INSTRUCTIONS TO FOLLOW: Everything from the line containing "A trainee is" through the last line of the material below is to be copied exactly, ends included.

EXCERPTED DATA: Begin

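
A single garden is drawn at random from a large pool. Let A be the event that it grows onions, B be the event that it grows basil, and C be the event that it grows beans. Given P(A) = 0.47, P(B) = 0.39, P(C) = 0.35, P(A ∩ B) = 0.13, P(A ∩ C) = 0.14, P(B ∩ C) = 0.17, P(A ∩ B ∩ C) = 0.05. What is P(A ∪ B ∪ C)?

Inclusion–exclusion gives
P(A ∪ B ∪ C) = 0.47 + 0.39 + 0.35 − 0.13 − 0.14 − 0.17 + 0.05 = 0.82

0.82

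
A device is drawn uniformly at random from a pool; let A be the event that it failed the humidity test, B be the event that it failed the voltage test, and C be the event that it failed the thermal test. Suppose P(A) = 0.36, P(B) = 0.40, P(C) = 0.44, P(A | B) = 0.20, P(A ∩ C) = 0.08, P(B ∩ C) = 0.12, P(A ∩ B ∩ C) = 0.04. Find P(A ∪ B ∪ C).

0.96

P(A ∩ B) = P(B)·P(A|B) = 0.40 × 0.20 = 0.08
By inclusion–exclusion:
P(A ∪ B ∪ C) = 0.36 + 0.40 + 0.44 − 0.08 − 0.08 − 0.12 + 0.04 = 0.96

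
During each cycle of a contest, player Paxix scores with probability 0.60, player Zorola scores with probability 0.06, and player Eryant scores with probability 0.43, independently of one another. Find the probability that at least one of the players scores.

0.78568

P(none) = (1 − 0.60) × (1 − 0.06) × (1 − 0.43) = 0.40 × 0.94 × 0.57 = 0.21432
P(at least one) = 1 − 0.21432 = 0.78568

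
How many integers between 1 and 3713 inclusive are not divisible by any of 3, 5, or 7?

floor(3713/3) + floor(3713/5) + floor(3713/7) − floor(3713/15) − floor(3713/21) − floor(3713/35) + floor(3713/105) = 1237 + 742 + 530 − 247 − 176 − 106 + 35 = 2015
3713 − 2015 = 1698

1698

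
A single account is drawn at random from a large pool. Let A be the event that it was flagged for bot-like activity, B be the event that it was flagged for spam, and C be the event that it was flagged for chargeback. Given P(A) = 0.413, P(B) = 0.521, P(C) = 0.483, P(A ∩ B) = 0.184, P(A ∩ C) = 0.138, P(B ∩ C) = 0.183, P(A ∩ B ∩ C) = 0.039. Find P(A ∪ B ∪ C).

0.951

P(A ∪ B ∪ C) = 0.413 + 0.521 + 0.483 − 0.184 − 0.138 − 0.183 + 0.039 = 0.951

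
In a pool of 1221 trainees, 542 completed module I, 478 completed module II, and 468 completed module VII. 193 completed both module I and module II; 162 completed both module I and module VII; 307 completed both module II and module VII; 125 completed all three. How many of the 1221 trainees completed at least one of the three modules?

951

|union| = 542 + 478 + 468 − 193 − 162 − 307 + 125 = 951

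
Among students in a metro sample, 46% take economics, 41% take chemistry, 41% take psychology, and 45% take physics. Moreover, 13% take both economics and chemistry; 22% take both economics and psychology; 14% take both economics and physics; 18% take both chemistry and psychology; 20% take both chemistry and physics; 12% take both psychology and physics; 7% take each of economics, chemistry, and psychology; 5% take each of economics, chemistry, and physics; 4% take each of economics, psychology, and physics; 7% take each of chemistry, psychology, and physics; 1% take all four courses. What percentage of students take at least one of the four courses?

Using inclusion–exclusion:
P(union) = 46 + 41 + 41 + 45 − 13 − 22 − 14 − 18 − 20 − 12 + 7 + 5 + 4 + 7 − 1 = 96%

96%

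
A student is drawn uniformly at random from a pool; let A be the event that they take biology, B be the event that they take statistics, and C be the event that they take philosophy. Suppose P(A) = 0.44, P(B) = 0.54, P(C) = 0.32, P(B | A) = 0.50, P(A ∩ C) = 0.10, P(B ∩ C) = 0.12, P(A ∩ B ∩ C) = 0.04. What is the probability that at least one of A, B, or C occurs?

0.90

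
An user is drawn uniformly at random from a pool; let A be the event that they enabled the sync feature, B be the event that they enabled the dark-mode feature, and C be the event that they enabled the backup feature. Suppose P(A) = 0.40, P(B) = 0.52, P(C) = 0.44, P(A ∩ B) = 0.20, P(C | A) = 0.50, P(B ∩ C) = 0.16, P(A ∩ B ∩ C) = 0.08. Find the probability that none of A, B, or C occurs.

0.12

P(A ∩ C) = P(A)·P(C|A) = 0.40 × 0.50 = 0.20
Apply inclusion-exclusion:
P(A ∪ B ∪ C) = 0.40 + 0.52 + 0.44 − 0.20 − 0.20 − 0.16 + 0.08 = 0.88
P(none) = 1 − 0.88 = 0.12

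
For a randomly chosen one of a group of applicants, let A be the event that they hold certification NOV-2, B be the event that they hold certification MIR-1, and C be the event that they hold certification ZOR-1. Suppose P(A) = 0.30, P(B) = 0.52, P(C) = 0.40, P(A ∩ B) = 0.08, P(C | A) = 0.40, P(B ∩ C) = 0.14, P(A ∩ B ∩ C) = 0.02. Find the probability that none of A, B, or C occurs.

P(A ∩ C) = P(A)·P(C|A) = 0.30 × 0.40 = 0.12
Apply inclusion-exclusion:
P(A ∪ B ∪ C) = 0.30 + 0.52 + 0.40 − 0.08 − 0.12 − 0.14 + 0.02 = 0.90
P(none) = 1 − 0.90 = 0.10

0.10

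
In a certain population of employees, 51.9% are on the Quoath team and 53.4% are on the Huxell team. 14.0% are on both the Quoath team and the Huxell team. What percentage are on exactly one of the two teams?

Using the inclusion–exclusion count for exactly one event:
P(exactly one) = 51.9 + 53.4 − 2·14.0 = 77.3%

77.3%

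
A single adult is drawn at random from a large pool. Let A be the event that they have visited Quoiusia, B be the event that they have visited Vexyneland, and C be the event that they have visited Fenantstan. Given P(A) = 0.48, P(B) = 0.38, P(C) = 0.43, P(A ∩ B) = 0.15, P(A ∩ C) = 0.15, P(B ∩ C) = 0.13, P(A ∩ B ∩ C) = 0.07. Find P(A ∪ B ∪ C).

0.93

Inclusion–exclusion gives
P(A ∪ B ∪ C) = 0.48 + 0.38 + 0.43 − 0.15 − 0.15 − 0.13 + 0.07 = 0.93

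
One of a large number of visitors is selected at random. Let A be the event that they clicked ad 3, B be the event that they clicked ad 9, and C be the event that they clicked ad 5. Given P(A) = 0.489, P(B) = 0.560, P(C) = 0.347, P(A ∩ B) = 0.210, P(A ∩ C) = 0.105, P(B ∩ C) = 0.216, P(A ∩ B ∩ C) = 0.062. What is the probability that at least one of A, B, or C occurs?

P(A ∪ B ∪ C) = 0.489 + 0.560 + 0.347 − 0.210 − 0.105 − 0.216 + 0.062 = 0.927

0.927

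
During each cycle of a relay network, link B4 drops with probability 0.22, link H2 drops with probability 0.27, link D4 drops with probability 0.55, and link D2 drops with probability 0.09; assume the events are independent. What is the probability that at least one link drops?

P(none) = (1 − 0.22) × (1 − 0.27) × (1 − 0.55) × (1 − 0.09) = 0.78 × 0.73 × 0.45 × 0.91 = 0.2331693
P(at least one) = 1 − 0.2331693 = 0.7668307

0.7668307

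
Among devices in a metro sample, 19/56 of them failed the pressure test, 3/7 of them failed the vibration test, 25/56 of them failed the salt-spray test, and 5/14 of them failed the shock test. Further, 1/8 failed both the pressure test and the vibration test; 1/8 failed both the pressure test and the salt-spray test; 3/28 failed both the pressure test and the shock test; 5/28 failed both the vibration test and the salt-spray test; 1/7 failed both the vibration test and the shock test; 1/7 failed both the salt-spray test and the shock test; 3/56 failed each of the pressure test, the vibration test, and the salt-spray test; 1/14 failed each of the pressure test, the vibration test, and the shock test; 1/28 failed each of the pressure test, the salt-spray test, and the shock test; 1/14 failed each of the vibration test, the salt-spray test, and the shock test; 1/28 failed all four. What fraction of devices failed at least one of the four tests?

53/56

Using inclusion–exclusion:
P(at least one) = 19/56 + 3/7 + 25/56 + 5/14 − 1/8 − 1/8 − 3/28 − 5/28 − 1/7 − 1/7 + 3/56 + 1/14 + 1/28 + 1/14 − 1/28 = 53/56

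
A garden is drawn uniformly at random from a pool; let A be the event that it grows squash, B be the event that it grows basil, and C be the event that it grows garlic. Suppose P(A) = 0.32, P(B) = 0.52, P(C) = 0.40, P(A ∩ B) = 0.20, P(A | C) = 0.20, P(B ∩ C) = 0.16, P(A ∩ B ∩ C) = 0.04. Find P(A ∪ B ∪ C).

0.84

P(A ∩ C) = P(C)·P(A|C) = 0.40 × 0.20 = 0.08
P(A ∪ B ∪ C) = 0.32 + 0.52 + 0.40 − 0.20 − 0.08 − 0.16 + 0.04 = 0.84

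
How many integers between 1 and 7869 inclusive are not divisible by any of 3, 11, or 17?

4489

Inclusion–exclusion gives
⌊7869/3⌋ + ⌊7869/11⌋ + ⌊7869/17⌋ − ⌊7869/33⌋ − ⌊7869/51⌋ − ⌊7869/187⌋ + ⌊7869/561⌋ = 2623 + 715 + 462 − 238 − 154 − 42 + 14 = 3380
7869 − 3380 = 4489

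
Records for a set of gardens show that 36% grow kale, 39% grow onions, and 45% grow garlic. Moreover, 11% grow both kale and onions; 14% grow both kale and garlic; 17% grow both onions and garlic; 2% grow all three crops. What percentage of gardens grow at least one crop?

80%

By inclusion-exclusion,
P(at least one) = 36 + 39 + 45 − 11 − 14 − 17 + 2 = 80%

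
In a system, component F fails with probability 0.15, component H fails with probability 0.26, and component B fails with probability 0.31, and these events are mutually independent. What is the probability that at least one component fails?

0.56599

P(none) = (1 − 0.15) × (1 − 0.26) × (1 − 0.31) = 0.85 × 0.74 × 0.69 = 0.43401
P(at least one) = 1 − 0.43401 = 0.56599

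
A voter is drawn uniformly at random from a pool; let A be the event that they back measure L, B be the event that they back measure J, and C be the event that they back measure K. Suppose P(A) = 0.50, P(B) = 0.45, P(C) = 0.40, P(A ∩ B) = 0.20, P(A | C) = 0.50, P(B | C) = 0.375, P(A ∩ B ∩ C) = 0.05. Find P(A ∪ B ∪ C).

0.85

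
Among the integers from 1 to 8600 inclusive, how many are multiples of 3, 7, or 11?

4132

2866 + 1228 + 781 − 409 − 260 − 111 + 37 = 4132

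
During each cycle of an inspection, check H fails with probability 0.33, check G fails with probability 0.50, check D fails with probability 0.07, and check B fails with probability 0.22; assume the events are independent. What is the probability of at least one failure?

0.756991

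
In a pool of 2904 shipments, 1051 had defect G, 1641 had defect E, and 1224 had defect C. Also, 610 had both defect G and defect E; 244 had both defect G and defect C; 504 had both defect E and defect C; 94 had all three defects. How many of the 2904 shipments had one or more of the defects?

2652

|at least one| = 1051 + 1641 + 1224 − 610 − 244 − 504 + 94 = 2652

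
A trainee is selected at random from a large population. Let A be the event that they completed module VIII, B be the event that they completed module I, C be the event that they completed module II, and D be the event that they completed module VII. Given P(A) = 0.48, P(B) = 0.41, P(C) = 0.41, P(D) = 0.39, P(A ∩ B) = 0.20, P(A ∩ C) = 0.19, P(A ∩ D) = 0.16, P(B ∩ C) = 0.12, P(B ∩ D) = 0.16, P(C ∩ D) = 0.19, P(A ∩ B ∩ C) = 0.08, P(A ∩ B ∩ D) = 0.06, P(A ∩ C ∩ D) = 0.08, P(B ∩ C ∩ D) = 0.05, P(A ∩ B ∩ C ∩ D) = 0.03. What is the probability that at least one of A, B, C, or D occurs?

0.91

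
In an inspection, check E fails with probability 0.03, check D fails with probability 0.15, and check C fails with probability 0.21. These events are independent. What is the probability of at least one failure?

0.348645

Independence gives P(none) = ∏(1 − pᵢ).
P(none) = (1 − 0.03) × (1 − 0.15) × (1 − 0.21) = 0.97 × 0.85 × 0.79 = 0.651355
P(at least one) = 1 − 0.651355 = 0.348645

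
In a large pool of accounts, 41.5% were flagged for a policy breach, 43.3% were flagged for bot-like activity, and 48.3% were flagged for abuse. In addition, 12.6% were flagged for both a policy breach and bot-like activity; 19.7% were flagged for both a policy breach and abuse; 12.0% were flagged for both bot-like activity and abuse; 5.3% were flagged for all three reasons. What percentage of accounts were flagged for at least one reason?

P(at least one) = 41.5 + 43.3 + 48.3 − 12.6 − 19.7 − 12.0 + 5.3 = 94.1%

94.1%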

EXCERPTED DATA: End

RESPONSE TO THIS TASK:
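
A trainee is selected at random from a large population. Let A be the event that they completed module VIII, B be the event that they completed module I, C be the event that they completed module II, and D be the event that they completed module VII. Given P(A) = 0.48, P(B) = 0.41, P(C) = 0.41, P(D) = 0.39, P(A ∩ B) = 0.20, P(A ∩ C) = 0.19, P(A ∩ D) = 0.16, P(B ∩ C) = 0.12, P(B ∩ D) = 0.16, P(C ∩ D) = 0.19, P(A ∩ B ∩ C) = 0.08, P(A ∩ B ∩ D) = 0.06, P(A ∩ C ∩ D) = 0.08, P(B ∩ C ∩ D) = 0.05, P(A ∩ B ∩ C ∩ D) = 0.03. What is the probability that at least one of A, B, C, or D occurs?

0.91

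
In an inspection, check E fails with probability 0.03, check D fails with probability 0.15, and check C fails with probability 0.21. These events are independent. What is the probability of at least one failure?

0.348645

Independence gives P(none) = ∏(1 − pᵢ).
P(none) = (1 − 0.03) × (1 − 0.15) × (1 − 0.21) = 0.97 × 0.85 × 0.79 = 0.651355
P(at least one) = 1 − 0.651355 = 0.348645

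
In a large pool of accounts, 41.5% were flagged for a policy breach, 43.3% were flagged for bot-like activity, and 48.3% were flagged for abuse. In addition, 12.6% were flagged for both a policy breach and bot-like activity; 19.7% were flagged for both a policy breach and abuse; 12.0% were flagged for both bot-like activity and abuse; 5.3% were flagged for all three reasons. What percentage of accounts were flagged for at least one reason?

P(at least one) = 41.5 + 43.3 + 48.3 − 12.6 − 19.7 − 12.0 + 5.3 = 94.1%

94.1%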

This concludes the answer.